> **Assigned task**:
Check each line of the entries below for the string "score"; copy every line where it appears.

> **Information given**:
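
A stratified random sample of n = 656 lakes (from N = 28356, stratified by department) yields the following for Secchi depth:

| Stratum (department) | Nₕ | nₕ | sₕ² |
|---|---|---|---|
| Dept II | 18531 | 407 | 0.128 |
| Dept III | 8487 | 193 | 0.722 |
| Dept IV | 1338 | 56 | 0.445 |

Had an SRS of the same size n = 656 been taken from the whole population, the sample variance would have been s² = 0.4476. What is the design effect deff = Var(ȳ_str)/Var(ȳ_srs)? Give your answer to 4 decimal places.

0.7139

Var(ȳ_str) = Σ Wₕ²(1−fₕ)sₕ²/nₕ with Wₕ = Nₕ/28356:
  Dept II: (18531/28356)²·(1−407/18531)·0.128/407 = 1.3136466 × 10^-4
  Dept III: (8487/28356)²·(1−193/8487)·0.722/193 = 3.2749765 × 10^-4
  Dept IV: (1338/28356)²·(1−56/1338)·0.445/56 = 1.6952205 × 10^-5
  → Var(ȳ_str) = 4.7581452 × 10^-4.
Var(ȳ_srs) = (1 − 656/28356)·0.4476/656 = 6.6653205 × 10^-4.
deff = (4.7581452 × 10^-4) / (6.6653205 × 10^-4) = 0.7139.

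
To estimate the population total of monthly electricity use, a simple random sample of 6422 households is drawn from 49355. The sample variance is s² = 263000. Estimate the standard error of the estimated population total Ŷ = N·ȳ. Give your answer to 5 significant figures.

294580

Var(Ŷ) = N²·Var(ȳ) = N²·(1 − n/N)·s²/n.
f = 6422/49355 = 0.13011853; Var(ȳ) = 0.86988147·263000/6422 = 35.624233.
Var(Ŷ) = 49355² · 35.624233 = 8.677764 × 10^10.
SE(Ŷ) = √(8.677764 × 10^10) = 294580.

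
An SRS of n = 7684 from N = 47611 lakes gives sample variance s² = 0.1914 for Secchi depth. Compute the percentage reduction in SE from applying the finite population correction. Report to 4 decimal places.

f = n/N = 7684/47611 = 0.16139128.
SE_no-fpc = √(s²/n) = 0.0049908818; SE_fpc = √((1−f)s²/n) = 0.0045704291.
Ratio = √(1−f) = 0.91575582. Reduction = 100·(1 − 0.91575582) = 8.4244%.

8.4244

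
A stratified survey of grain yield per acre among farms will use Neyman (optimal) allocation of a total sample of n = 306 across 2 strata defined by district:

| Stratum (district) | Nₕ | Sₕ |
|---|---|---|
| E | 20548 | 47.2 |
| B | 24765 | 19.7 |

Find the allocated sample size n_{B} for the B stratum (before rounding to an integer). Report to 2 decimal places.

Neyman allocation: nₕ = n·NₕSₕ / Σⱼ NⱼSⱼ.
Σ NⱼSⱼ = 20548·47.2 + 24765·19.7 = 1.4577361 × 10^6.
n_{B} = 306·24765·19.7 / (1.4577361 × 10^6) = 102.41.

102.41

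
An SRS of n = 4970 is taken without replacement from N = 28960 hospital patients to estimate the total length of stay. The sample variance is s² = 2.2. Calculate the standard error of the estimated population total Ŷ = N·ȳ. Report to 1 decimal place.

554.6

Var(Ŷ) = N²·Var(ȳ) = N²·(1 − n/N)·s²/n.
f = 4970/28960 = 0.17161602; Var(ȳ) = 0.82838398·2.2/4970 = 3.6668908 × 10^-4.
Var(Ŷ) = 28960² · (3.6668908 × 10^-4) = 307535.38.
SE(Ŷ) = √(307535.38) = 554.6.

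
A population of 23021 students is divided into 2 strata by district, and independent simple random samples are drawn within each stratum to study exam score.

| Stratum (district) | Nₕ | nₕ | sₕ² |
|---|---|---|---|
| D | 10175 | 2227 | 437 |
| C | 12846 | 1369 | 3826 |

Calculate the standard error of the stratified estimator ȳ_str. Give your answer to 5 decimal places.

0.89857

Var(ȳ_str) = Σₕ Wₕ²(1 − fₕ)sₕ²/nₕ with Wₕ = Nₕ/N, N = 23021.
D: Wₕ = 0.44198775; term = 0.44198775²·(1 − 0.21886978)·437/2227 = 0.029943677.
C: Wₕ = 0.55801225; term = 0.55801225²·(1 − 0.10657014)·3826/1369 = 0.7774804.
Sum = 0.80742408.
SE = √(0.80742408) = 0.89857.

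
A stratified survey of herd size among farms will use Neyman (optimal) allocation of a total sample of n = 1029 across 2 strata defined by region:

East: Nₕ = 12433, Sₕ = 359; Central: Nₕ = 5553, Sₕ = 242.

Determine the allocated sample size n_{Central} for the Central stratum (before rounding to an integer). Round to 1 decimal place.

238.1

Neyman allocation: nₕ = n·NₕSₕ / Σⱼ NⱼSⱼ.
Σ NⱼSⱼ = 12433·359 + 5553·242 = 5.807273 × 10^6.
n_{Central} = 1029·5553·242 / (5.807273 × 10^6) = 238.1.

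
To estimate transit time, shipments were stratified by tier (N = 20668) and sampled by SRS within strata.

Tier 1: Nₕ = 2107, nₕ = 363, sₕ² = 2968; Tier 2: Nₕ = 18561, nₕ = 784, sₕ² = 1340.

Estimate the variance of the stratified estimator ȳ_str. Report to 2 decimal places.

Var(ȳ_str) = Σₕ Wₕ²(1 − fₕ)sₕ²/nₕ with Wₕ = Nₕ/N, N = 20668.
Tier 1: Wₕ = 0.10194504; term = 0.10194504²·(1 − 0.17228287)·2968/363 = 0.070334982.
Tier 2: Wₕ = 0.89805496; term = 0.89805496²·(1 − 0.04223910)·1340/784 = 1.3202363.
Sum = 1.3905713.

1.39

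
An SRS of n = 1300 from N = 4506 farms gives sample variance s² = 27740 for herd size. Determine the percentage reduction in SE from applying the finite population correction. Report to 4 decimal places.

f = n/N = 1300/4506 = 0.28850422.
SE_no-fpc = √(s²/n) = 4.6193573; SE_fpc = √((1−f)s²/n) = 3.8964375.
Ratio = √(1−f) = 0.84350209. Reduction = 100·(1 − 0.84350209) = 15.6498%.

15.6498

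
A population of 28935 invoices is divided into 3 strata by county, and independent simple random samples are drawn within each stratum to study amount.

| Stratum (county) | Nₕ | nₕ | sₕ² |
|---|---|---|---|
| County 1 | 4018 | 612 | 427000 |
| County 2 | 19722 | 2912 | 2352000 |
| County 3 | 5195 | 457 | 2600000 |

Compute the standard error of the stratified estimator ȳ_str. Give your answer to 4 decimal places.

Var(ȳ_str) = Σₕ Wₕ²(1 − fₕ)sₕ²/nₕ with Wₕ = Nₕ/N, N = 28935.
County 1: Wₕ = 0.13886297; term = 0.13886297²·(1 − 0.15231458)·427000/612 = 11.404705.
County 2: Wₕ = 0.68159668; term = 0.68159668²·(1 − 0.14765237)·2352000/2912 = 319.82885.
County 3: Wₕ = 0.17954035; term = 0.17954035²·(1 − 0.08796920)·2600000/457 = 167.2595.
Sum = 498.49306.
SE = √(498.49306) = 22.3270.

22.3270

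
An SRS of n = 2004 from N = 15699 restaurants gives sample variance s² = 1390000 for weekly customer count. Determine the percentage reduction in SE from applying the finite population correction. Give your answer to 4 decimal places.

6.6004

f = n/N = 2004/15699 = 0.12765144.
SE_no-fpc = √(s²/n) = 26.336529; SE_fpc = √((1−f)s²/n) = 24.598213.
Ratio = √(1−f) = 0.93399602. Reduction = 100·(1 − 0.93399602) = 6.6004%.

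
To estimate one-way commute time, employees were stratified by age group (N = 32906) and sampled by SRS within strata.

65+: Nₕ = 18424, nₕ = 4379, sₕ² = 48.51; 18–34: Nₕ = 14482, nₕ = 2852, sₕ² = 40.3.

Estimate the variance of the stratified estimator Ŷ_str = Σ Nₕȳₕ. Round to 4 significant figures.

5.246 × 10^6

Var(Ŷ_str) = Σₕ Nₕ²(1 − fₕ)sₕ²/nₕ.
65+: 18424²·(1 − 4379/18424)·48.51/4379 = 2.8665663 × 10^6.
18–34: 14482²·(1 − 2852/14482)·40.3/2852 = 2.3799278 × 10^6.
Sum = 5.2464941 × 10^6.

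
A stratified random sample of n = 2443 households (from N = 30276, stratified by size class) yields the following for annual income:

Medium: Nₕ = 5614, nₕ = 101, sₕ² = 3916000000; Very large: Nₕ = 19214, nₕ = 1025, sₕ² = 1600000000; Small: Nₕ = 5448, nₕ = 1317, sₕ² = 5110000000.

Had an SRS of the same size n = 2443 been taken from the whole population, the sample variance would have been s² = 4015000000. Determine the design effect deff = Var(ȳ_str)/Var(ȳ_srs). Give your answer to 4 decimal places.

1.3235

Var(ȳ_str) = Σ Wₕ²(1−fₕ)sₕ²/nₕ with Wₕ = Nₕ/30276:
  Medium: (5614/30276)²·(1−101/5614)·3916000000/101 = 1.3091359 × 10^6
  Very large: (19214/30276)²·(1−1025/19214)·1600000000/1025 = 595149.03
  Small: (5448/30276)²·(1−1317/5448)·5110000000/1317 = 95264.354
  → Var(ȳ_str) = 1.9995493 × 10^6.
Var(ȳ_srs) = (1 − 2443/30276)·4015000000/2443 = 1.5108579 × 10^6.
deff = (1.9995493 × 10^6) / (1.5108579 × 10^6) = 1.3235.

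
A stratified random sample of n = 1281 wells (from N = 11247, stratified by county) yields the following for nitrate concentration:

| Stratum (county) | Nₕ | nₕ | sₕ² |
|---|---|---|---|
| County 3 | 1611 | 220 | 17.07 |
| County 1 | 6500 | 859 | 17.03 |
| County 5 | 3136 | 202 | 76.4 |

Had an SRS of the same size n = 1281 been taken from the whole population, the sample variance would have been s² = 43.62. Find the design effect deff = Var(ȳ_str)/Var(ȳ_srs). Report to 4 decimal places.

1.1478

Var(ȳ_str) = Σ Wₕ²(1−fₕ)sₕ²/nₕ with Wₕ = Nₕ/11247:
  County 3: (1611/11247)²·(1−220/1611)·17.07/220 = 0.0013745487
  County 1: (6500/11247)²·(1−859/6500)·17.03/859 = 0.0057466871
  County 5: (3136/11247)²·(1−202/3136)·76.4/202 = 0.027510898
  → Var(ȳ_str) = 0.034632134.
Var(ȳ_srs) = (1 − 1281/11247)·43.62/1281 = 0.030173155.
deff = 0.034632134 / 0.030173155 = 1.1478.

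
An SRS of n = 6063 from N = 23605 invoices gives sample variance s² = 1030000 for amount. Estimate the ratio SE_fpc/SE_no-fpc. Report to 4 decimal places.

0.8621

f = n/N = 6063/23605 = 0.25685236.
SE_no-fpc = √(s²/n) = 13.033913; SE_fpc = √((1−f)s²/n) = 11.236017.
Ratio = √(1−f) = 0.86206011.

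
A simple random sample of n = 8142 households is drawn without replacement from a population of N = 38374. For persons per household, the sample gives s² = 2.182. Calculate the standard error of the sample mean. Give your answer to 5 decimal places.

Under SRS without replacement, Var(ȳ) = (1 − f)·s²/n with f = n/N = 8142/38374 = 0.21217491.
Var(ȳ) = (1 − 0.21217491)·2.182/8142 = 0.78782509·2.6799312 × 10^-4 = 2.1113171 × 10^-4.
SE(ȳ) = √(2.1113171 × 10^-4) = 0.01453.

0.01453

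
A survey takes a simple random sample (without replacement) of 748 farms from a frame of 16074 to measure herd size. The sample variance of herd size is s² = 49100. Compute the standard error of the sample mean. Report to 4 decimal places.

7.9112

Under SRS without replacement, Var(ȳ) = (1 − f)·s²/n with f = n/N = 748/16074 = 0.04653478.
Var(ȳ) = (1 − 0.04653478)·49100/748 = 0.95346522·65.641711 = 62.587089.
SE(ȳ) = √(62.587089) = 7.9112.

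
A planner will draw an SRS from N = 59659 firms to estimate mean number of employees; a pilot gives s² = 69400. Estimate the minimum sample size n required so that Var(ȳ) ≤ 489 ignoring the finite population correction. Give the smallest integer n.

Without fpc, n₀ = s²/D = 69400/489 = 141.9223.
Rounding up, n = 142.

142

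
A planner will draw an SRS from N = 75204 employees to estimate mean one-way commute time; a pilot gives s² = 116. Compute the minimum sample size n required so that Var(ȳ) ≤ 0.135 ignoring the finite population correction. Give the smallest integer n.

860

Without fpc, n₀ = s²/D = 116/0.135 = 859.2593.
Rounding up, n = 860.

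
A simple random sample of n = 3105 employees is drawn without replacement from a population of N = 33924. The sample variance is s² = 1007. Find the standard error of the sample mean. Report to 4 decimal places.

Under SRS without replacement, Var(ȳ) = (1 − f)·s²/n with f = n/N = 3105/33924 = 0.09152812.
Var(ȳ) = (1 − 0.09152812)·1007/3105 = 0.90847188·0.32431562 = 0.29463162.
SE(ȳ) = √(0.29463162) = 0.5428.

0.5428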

--

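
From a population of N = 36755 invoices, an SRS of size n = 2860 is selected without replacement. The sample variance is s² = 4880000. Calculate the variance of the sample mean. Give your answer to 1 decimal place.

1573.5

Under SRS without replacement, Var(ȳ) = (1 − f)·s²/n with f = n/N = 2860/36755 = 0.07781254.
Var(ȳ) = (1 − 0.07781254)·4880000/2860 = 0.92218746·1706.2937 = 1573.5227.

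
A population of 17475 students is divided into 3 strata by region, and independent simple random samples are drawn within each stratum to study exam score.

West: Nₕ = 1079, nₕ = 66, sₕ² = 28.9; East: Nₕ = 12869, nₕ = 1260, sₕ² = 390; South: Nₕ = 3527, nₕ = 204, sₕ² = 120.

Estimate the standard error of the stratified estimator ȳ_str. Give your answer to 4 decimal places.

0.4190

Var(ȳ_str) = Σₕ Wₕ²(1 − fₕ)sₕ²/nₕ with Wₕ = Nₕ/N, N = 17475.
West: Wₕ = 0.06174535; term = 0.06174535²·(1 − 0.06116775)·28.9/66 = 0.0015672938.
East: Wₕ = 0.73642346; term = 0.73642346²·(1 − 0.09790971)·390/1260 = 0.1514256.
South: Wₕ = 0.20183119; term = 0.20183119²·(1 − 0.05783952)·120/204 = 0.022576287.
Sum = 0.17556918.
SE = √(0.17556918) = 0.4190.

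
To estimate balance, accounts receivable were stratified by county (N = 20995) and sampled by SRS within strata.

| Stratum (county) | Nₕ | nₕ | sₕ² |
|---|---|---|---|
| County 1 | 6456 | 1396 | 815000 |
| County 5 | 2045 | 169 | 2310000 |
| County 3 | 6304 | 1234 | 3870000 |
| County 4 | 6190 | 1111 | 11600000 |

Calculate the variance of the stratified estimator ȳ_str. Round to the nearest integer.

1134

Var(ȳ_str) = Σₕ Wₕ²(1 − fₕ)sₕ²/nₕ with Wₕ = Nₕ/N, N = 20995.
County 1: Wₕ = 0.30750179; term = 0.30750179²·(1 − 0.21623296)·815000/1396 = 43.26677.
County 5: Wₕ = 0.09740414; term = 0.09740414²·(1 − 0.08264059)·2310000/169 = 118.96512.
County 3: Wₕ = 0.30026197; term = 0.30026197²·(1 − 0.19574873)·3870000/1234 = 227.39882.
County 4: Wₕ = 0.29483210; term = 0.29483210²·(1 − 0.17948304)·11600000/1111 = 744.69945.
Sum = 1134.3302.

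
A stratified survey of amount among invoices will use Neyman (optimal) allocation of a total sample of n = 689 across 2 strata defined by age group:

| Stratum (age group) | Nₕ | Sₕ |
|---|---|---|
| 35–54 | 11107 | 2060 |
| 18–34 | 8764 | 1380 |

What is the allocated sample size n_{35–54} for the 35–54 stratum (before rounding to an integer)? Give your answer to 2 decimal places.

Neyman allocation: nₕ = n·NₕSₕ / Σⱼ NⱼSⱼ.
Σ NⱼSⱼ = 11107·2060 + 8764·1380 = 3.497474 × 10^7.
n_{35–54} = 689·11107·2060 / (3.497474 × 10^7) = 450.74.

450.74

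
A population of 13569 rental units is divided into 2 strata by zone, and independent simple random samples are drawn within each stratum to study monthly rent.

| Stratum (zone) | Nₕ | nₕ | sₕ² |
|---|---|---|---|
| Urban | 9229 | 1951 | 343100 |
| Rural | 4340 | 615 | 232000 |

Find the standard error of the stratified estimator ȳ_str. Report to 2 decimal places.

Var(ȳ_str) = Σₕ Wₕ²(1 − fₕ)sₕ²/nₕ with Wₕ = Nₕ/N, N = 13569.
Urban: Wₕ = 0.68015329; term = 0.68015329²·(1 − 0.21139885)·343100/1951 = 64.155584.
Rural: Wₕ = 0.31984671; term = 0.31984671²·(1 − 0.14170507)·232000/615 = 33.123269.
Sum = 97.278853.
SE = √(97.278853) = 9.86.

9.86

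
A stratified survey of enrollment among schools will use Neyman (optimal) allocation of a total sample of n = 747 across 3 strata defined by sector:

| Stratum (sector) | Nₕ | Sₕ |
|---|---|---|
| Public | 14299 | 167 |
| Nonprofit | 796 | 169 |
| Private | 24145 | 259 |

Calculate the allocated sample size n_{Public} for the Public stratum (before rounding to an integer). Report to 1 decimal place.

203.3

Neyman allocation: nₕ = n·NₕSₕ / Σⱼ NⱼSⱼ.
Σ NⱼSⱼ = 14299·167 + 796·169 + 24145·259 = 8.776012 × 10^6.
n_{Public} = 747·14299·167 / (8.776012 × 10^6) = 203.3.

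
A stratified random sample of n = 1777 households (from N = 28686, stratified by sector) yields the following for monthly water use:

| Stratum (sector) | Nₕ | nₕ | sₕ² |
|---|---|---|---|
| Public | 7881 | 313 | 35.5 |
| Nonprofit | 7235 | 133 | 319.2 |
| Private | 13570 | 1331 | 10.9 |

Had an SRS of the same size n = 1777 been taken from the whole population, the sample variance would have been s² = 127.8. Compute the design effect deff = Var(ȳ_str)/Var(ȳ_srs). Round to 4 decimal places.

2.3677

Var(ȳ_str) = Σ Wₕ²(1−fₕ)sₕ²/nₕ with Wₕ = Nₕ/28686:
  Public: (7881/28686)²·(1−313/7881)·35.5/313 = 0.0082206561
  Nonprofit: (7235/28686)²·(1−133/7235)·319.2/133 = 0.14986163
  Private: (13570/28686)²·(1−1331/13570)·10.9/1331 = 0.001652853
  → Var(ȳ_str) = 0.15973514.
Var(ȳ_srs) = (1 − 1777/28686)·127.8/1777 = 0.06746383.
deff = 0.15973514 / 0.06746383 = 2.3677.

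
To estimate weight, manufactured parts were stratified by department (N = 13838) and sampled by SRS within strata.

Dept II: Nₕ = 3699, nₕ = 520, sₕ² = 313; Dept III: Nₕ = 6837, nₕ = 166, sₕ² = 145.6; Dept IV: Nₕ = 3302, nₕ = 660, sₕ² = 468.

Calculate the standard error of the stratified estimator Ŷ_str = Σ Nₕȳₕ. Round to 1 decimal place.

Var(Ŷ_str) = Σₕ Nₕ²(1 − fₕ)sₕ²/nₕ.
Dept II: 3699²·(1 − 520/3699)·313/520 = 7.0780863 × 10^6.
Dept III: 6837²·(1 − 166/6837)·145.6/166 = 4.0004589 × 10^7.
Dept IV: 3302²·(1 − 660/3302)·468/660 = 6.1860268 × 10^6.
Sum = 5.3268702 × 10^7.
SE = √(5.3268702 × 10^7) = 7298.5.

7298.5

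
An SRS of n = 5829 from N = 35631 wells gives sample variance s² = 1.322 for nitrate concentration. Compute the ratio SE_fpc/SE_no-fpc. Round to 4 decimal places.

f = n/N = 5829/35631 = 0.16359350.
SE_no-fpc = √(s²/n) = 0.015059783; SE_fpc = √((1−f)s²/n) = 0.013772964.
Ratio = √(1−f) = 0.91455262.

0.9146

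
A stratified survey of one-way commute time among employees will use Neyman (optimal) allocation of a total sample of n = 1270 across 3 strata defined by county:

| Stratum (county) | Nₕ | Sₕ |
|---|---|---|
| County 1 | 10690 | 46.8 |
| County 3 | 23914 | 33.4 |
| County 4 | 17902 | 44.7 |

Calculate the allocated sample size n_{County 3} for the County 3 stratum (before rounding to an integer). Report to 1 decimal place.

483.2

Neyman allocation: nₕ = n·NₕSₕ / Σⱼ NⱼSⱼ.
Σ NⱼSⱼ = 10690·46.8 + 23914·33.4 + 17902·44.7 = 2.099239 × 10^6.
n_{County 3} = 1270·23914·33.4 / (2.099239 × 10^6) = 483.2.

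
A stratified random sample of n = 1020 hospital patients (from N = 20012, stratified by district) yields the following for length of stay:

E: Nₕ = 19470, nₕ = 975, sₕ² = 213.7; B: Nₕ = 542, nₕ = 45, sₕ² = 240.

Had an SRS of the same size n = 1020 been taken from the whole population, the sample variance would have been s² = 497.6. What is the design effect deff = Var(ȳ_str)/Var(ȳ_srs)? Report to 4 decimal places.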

--

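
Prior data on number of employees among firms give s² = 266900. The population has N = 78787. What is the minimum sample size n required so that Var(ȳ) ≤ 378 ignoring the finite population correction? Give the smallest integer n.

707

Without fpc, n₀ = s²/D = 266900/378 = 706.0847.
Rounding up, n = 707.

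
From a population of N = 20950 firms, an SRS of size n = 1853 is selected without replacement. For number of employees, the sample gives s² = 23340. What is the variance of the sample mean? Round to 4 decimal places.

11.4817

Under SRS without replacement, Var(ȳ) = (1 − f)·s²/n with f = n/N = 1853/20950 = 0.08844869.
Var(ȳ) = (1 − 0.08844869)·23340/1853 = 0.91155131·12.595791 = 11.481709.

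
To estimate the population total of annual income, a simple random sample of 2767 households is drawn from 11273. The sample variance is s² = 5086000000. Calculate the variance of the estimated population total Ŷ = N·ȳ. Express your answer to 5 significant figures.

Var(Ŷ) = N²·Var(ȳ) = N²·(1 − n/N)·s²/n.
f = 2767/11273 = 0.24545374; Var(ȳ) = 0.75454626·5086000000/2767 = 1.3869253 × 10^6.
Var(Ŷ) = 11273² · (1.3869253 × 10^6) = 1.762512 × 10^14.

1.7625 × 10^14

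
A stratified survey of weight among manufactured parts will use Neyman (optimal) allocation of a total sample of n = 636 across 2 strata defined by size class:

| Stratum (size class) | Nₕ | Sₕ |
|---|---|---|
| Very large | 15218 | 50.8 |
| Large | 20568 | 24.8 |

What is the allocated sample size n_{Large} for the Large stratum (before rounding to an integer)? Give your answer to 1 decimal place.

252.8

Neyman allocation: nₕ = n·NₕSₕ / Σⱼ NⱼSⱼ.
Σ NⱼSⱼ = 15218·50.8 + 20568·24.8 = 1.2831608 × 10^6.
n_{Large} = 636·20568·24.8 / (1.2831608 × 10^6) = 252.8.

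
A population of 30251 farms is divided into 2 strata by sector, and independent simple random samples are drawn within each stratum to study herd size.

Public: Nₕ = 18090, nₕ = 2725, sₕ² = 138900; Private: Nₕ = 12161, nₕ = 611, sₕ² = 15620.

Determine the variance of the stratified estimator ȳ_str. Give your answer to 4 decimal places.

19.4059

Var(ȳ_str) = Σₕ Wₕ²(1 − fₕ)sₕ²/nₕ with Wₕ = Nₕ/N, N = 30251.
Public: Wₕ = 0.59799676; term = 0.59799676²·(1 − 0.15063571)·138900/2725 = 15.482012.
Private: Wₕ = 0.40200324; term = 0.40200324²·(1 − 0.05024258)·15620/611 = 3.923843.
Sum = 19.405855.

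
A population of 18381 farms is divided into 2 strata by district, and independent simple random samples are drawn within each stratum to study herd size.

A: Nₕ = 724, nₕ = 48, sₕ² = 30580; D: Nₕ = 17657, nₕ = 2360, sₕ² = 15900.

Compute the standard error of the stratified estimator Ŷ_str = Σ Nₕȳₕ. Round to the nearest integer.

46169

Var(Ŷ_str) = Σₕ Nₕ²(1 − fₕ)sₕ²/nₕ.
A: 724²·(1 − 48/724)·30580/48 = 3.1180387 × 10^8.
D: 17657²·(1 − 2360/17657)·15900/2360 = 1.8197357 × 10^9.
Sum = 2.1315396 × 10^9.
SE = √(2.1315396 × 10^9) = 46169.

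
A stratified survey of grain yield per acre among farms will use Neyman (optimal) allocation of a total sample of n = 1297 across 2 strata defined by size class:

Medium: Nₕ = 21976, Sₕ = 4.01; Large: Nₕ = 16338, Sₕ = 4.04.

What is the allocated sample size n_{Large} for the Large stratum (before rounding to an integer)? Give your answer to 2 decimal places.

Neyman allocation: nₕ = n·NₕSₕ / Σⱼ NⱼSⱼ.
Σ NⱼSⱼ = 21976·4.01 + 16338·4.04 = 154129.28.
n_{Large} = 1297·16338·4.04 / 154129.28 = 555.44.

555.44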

> **Response area**:
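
A population of 23021 students is divided into 2 strata by district, and independent simple random samples are drawn within each stratum to study exam score.
A population of 17475 students is divided into 3 strata by region, and independent simple random samples are drawn within each stratum to study exam score.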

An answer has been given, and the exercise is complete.